→ **WORK REQUEST**: In the entries below, every line with the string "taken" is to be reported.

'''

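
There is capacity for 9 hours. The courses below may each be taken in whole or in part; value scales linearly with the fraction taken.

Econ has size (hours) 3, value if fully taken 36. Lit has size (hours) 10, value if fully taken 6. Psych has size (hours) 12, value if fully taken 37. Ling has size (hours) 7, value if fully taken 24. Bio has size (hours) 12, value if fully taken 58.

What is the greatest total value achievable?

65

Rank by value-to-size ratio: Econ 36/3≈12, Bio 58/12≈4.83, Ling 24/7≈3.43, Psych 37/12≈3.08, Lit 6/10≈0.6.
Econ: take in full, 3 hours for value 36 → 6 left.
6 hours left: a 6/12 share of Bio gives 58×6/12 = 29.
Total value = 65.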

'''

→ **THE ANSWER**:
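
There is capacity for 9 hours. The courses below may each be taken in whole or in part; value scales linearly with the fraction taken.
Econ has size (hours) 3, value if fully taken 36. Lit has size (hours) 10, value if fully taken 6. Psych has size (hours) 12, value if fully taken 37. Ling has size (hours) 7, value if fully taken 24. Bio has size (hours) 12, value if fully taken 58.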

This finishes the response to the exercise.